### [DATA]
"""
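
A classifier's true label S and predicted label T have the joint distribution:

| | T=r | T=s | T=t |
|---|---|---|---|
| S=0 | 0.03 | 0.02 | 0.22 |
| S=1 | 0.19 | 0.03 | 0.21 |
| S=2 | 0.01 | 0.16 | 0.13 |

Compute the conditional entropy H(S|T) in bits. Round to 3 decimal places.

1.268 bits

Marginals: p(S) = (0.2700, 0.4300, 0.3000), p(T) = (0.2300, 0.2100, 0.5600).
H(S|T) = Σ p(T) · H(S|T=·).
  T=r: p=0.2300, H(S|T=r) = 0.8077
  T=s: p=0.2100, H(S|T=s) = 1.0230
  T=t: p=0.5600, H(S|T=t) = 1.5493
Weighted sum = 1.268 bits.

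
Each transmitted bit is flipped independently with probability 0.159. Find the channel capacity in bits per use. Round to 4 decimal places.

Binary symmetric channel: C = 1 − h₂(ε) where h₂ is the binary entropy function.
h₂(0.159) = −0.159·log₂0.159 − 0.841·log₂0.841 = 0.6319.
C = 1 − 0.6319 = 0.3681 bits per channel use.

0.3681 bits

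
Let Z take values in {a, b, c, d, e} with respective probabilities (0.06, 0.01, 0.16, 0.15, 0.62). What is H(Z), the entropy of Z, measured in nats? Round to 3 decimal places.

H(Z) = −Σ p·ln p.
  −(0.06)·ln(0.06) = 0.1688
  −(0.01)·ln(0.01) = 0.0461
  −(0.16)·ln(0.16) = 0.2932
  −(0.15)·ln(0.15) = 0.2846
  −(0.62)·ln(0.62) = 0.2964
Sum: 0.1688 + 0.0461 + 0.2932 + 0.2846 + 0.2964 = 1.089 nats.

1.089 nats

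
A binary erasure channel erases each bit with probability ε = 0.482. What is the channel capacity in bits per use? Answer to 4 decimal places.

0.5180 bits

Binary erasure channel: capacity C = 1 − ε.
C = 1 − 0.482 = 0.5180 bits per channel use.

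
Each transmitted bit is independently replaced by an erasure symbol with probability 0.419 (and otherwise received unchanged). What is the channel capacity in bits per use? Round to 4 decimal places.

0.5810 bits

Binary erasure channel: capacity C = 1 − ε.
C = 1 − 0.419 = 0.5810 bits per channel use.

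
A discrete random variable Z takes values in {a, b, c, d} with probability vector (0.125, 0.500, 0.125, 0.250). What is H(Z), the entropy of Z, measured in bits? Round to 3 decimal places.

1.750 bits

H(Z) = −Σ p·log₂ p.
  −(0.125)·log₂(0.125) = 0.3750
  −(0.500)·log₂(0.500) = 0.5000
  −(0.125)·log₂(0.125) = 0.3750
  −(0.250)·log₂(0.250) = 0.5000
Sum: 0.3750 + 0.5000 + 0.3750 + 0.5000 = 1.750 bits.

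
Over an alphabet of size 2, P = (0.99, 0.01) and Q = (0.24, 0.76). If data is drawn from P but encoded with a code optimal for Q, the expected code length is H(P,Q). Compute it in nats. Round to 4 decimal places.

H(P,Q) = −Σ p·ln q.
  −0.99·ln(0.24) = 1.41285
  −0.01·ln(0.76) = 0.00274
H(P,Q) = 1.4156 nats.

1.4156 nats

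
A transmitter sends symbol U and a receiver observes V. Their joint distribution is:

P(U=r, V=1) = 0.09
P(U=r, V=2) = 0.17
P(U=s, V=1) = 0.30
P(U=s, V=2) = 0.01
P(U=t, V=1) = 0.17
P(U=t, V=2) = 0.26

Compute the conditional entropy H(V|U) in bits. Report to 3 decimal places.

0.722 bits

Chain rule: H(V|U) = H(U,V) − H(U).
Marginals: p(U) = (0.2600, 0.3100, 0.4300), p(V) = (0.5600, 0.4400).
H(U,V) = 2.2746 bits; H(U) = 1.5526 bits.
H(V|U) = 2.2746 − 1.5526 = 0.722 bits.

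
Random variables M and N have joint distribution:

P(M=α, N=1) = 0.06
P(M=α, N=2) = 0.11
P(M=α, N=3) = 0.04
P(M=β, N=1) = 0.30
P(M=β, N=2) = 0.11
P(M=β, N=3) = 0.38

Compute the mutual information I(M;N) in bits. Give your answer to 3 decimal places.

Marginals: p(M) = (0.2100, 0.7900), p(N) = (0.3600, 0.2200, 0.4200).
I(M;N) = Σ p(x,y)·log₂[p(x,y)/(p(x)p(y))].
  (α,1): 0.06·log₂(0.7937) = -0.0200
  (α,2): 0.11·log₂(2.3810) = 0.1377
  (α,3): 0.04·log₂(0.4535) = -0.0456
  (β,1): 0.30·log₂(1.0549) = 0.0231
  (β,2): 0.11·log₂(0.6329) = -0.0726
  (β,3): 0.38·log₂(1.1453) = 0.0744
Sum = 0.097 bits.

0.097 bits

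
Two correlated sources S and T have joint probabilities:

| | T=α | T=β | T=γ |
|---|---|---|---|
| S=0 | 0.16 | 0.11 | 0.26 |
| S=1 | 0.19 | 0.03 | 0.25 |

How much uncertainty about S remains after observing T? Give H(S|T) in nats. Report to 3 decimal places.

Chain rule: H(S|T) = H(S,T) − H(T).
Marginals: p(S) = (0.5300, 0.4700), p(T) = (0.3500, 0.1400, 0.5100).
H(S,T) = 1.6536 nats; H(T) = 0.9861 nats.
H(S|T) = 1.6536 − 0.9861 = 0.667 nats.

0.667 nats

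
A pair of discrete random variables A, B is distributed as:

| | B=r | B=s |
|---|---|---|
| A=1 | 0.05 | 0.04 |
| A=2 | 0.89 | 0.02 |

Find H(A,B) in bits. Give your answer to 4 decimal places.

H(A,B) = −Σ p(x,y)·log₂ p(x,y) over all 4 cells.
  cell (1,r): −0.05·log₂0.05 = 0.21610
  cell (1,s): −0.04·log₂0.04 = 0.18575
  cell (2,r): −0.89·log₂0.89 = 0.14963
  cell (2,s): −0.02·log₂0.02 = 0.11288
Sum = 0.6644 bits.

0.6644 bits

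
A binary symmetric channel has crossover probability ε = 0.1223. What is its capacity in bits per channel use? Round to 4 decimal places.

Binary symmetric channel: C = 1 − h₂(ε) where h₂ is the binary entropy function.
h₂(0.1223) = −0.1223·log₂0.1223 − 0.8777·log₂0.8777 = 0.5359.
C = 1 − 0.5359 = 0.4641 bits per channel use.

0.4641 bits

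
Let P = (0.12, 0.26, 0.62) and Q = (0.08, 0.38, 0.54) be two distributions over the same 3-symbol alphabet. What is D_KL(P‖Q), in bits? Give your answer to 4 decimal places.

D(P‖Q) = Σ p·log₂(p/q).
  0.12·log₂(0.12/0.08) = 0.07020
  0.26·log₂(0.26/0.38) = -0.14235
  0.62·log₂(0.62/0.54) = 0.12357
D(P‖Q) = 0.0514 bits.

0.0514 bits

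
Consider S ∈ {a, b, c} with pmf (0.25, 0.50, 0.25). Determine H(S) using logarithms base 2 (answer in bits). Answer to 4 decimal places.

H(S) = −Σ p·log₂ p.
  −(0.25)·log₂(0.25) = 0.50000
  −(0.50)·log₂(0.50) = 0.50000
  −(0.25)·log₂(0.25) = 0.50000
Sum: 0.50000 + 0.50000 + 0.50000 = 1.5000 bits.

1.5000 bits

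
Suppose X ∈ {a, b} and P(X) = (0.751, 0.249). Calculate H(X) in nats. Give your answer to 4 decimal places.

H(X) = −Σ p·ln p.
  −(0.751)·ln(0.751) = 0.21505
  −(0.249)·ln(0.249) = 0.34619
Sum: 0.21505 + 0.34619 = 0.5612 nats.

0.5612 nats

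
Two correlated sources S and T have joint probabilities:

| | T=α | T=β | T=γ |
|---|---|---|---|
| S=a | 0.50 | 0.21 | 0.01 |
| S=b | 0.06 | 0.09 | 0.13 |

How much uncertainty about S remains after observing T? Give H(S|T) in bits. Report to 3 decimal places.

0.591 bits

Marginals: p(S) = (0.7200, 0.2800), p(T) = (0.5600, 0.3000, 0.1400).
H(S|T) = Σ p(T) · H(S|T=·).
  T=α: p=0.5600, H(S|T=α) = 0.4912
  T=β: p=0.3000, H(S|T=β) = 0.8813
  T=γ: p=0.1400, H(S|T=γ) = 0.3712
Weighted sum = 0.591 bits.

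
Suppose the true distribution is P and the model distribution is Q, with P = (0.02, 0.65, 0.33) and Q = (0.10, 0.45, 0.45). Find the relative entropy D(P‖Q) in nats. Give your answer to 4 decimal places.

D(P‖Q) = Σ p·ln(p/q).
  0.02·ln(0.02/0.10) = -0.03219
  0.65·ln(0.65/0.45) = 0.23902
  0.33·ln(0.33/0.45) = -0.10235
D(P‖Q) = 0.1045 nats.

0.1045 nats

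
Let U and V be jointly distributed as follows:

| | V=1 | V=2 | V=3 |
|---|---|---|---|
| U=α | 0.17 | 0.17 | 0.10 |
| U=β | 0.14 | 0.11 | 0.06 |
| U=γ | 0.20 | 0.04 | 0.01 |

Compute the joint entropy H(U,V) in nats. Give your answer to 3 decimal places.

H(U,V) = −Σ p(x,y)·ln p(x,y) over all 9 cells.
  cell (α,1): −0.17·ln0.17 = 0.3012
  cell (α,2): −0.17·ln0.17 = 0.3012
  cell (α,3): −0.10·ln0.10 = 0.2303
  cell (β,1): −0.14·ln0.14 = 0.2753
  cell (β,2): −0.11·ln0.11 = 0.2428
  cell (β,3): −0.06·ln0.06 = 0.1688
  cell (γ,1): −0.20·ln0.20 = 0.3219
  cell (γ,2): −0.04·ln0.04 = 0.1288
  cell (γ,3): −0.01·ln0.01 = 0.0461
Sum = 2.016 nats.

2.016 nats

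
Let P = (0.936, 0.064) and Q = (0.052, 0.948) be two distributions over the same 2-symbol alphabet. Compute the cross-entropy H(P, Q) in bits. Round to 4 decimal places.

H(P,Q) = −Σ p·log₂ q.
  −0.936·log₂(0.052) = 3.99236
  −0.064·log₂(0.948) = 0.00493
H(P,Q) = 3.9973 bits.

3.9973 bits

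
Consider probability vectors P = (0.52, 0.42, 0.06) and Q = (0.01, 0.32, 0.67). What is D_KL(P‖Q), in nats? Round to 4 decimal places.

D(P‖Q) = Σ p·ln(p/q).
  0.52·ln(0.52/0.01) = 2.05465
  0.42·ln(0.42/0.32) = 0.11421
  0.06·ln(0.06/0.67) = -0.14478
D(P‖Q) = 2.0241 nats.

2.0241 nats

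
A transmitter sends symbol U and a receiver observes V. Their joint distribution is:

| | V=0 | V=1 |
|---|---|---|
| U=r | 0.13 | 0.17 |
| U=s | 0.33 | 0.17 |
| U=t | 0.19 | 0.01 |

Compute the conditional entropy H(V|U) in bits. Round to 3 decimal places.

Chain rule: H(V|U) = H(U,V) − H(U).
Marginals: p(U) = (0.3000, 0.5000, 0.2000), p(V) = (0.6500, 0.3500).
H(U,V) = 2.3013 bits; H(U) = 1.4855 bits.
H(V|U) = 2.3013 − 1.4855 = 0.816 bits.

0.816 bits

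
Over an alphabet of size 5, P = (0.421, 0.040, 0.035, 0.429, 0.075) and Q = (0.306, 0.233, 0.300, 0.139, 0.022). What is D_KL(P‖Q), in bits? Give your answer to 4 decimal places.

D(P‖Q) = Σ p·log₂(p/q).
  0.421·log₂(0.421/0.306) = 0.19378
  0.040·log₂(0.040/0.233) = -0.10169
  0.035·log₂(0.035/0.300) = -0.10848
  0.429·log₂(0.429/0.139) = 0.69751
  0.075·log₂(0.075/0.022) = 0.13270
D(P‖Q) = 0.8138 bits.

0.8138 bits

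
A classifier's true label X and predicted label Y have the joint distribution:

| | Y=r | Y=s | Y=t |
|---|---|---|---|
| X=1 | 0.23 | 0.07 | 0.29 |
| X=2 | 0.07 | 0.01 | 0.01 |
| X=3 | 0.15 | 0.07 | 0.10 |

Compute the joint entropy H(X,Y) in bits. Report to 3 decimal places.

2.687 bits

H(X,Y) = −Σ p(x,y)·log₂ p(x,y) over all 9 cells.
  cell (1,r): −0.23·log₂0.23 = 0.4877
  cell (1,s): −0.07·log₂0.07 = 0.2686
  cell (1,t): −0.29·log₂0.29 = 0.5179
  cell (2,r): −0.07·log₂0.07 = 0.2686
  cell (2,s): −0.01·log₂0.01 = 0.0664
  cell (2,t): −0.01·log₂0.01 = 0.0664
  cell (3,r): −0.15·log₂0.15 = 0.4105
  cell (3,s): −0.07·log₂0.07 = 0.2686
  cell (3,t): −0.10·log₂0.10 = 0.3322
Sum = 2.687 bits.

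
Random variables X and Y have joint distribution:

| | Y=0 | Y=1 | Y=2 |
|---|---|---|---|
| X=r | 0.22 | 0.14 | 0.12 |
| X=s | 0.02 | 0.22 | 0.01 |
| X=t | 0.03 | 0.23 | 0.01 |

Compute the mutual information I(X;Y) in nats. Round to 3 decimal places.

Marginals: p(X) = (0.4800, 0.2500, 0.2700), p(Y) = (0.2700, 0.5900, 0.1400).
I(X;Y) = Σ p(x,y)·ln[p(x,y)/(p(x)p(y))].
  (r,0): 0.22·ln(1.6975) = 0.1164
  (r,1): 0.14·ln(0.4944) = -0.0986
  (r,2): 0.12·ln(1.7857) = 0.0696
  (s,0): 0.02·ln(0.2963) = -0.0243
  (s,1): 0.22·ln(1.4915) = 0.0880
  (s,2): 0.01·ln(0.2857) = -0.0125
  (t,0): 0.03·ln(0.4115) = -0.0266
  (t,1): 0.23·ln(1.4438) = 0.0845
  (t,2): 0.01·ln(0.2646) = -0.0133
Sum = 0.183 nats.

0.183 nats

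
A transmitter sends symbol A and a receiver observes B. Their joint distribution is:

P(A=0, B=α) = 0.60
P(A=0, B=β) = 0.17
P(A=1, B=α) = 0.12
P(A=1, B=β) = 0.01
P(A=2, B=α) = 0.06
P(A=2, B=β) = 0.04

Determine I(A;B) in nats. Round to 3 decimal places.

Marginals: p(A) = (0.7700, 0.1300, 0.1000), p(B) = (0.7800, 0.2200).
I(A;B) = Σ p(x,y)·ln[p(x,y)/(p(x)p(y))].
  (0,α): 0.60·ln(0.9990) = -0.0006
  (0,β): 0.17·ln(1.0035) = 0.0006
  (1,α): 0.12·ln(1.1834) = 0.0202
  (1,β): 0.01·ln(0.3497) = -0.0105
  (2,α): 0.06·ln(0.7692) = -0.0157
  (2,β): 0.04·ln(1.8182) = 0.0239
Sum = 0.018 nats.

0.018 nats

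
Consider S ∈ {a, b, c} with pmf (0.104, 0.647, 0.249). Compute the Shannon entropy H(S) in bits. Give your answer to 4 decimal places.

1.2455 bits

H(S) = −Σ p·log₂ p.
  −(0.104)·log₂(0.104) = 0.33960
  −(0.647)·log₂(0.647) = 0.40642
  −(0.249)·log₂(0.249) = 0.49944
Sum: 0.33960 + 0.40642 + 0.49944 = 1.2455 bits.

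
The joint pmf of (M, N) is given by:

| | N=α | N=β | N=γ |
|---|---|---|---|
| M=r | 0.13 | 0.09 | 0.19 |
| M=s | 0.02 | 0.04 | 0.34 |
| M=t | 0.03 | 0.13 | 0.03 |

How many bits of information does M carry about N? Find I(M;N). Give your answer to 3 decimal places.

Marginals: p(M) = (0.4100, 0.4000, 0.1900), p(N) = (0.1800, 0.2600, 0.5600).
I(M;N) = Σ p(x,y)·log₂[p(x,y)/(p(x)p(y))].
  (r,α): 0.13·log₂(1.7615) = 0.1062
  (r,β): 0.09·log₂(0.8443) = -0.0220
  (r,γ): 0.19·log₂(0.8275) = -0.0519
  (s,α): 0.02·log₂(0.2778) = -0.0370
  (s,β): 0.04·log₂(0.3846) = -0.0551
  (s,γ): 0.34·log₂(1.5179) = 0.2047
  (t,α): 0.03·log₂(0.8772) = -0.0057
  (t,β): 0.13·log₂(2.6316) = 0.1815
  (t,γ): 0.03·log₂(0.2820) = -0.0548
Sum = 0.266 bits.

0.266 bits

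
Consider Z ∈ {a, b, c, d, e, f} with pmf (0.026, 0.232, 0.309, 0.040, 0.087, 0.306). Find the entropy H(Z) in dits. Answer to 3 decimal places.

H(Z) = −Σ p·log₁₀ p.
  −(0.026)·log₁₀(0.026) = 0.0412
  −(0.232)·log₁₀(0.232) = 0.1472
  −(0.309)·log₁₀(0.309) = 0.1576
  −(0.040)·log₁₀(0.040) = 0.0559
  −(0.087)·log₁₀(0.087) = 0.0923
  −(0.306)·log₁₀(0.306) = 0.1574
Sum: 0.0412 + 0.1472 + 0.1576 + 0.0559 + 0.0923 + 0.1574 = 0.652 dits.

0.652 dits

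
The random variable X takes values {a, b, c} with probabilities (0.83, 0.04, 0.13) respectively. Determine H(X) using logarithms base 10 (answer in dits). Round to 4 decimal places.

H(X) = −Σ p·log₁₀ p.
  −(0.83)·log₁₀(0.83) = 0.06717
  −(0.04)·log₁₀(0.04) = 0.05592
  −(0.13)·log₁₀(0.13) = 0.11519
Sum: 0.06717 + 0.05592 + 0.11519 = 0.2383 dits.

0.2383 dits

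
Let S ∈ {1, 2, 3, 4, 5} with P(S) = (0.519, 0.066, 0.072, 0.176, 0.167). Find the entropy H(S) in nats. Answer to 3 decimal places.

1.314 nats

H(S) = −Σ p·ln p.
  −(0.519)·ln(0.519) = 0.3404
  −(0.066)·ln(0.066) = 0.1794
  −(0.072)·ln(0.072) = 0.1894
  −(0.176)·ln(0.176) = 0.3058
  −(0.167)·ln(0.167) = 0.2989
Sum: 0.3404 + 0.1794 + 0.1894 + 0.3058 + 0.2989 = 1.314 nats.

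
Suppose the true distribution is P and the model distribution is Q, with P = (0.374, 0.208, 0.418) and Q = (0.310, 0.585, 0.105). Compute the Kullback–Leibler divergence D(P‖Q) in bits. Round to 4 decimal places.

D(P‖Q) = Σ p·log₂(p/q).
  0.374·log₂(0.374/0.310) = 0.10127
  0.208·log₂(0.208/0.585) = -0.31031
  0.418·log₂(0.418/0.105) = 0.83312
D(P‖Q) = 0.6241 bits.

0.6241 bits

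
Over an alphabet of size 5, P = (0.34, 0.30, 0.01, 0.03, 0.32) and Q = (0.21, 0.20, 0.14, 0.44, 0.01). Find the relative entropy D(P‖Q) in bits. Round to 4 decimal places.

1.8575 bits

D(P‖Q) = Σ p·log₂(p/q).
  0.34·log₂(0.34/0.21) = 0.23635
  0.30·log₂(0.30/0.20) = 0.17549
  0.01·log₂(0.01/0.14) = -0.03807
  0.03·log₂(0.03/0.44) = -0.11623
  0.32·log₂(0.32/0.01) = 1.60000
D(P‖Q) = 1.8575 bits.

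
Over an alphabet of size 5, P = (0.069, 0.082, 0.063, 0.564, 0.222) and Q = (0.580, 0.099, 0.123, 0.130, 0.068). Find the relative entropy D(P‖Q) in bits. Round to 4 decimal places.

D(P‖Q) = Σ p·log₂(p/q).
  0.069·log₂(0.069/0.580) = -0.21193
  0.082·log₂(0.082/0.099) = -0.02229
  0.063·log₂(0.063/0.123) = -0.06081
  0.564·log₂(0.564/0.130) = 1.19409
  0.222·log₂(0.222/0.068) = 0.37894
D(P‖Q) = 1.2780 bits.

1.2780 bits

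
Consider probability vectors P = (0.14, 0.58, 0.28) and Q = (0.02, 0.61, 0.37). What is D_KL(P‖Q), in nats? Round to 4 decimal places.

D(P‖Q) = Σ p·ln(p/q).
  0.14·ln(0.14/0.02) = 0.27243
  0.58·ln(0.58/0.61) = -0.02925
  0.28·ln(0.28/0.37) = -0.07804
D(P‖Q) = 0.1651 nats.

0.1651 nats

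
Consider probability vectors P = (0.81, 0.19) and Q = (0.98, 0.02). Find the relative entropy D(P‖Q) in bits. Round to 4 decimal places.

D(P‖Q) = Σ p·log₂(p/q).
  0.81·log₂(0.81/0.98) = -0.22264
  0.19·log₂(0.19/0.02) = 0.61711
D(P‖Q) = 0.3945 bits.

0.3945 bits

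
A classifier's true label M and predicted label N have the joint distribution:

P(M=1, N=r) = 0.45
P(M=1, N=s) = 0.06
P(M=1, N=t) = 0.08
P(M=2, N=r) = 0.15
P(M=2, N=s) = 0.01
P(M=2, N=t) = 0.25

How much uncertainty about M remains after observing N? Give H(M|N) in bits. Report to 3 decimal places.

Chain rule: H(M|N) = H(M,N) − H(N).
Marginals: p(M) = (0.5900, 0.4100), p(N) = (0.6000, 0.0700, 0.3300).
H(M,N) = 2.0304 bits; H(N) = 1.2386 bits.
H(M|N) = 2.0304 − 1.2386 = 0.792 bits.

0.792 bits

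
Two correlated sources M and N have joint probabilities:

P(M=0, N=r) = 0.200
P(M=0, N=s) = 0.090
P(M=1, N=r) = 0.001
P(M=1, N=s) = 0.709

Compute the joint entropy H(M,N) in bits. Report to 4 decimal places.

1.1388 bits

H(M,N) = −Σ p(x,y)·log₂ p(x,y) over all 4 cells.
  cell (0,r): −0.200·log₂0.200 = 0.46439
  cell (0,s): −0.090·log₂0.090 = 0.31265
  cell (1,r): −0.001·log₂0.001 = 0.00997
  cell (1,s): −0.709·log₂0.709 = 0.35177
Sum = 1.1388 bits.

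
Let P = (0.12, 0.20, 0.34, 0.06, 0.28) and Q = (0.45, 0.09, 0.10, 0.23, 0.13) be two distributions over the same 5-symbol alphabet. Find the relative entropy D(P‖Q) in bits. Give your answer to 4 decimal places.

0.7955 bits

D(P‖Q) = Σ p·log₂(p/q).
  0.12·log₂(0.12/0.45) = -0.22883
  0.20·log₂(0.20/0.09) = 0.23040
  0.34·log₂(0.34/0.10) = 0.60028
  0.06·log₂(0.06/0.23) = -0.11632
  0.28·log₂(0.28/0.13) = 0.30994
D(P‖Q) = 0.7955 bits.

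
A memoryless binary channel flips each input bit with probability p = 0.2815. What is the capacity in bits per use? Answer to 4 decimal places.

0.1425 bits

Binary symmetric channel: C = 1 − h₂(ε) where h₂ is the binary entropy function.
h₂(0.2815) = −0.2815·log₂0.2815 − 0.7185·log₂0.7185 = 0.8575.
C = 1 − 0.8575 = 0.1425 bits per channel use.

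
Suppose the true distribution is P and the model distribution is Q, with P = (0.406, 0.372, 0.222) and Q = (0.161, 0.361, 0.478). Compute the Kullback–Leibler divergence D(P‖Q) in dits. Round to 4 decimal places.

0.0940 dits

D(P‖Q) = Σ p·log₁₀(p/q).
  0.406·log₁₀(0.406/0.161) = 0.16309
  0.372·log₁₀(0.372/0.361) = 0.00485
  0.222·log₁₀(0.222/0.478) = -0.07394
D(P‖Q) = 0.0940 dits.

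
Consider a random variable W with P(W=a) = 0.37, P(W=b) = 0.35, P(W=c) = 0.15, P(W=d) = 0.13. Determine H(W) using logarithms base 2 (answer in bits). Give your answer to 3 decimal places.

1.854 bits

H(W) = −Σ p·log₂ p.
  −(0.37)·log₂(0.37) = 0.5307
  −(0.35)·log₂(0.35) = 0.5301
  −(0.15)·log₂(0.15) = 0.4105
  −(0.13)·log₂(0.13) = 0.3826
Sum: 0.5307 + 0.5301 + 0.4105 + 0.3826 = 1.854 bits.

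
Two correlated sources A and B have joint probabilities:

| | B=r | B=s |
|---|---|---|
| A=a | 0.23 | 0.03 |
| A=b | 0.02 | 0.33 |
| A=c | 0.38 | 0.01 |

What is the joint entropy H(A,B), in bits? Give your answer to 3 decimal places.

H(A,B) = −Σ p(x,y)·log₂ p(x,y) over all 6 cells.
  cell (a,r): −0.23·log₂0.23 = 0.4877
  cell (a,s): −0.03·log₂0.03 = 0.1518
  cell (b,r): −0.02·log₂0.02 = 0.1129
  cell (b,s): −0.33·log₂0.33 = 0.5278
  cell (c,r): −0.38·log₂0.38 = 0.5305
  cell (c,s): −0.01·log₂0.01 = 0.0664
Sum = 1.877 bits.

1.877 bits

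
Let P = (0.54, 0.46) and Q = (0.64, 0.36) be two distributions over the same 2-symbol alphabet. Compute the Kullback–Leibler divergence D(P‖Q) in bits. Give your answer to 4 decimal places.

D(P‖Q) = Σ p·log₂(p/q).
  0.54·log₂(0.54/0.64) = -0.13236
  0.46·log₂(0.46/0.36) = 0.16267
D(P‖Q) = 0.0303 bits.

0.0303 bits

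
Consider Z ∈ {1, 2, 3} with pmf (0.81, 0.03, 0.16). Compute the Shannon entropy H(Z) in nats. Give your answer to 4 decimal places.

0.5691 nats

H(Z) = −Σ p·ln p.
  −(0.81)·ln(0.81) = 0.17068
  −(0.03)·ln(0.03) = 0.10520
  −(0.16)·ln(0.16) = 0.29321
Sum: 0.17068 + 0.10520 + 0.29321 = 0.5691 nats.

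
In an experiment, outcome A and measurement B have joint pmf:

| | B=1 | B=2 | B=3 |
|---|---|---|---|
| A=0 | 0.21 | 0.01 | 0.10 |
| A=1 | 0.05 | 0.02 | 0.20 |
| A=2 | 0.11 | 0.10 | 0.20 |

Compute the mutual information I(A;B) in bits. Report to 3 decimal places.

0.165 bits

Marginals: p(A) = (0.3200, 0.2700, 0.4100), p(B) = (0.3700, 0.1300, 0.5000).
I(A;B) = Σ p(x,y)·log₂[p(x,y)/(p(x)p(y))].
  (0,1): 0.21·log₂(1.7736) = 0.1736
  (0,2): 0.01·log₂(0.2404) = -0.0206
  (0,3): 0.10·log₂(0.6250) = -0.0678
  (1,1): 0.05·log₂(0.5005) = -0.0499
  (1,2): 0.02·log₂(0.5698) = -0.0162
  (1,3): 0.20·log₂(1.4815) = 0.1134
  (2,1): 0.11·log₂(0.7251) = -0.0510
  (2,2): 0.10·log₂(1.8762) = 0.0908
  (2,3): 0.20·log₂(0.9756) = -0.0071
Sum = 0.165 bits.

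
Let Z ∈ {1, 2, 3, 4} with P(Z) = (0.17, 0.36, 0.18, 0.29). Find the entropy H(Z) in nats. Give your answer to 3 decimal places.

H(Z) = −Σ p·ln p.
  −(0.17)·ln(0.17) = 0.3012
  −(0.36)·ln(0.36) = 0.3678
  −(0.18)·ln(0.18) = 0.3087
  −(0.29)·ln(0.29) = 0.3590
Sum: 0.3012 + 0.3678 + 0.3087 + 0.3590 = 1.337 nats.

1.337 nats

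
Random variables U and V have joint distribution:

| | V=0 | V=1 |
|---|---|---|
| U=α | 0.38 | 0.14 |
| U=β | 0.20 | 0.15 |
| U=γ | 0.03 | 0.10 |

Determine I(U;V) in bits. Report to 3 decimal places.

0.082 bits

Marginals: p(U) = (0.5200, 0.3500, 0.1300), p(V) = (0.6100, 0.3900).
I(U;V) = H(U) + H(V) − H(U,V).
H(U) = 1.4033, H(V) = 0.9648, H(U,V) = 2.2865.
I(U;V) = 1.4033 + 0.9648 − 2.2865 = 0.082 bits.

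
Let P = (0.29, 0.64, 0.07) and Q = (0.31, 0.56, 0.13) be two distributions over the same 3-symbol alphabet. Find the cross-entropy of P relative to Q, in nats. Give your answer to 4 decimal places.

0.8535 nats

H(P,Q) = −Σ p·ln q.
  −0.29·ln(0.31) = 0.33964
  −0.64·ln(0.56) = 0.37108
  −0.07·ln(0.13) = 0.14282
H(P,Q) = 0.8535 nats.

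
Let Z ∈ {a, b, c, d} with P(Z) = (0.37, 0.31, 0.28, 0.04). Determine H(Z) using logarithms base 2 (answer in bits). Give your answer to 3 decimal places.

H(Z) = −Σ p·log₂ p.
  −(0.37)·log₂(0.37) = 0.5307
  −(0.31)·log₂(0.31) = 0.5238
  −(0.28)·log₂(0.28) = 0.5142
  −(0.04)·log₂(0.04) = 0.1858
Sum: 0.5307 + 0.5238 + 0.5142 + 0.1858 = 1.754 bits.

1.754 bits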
"""
Look over the entries above and count the lines where the word "classifier" appears, then report only that count.

### [ANSWER TO THIS PROBLEM]
3